- [Exercise directions]
All lines from the first line of the material up to and including the line with "Row i is computed" must be copied exactly, and no others.

- [Data for this exercise]
※

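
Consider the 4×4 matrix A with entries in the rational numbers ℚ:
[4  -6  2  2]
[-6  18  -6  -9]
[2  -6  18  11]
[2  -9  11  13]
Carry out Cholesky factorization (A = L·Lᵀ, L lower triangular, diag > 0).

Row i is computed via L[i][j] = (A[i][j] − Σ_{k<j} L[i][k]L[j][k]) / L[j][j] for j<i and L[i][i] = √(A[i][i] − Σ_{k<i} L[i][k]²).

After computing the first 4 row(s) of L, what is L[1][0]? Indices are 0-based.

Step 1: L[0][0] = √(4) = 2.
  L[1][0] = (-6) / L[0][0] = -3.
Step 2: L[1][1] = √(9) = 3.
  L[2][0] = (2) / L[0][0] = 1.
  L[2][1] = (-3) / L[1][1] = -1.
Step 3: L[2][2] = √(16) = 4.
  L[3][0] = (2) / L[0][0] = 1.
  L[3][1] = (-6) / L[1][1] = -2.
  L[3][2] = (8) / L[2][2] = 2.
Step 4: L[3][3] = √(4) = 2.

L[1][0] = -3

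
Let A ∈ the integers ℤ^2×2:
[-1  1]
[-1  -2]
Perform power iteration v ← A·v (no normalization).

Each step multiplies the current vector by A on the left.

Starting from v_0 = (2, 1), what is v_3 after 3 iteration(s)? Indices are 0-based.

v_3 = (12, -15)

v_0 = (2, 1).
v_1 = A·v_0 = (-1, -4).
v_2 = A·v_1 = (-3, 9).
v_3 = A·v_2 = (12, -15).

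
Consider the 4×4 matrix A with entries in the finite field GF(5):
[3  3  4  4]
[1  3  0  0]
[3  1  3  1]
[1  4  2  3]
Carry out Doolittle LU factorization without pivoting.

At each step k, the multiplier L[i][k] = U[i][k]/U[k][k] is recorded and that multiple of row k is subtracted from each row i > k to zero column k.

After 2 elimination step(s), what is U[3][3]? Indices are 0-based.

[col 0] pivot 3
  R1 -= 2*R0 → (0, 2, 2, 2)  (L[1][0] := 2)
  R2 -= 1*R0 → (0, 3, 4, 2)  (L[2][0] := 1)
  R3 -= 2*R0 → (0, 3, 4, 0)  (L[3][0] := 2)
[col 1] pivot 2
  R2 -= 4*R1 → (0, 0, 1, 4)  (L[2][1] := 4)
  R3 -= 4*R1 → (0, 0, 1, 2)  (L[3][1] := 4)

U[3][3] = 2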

※

- [Task output]
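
Consider the 4×4 matrix A with entries in the rational numbers ℚ:
[4  -6  2  2]
[-6  18  -6  -9]
[2  -6  18  11]
[2  -9  11  13]
Carry out Cholesky factorization (A = L·Lᵀ, L lower triangular, diag > 0).

Row i is computed via L[i][j] = (A[i][j] − Σ_{k<j} L[i][k]L[j][k]) / L[j][j] for j<i and L[i][i] = √(A[i][i] − Σ_{k<i} L[i][k]²).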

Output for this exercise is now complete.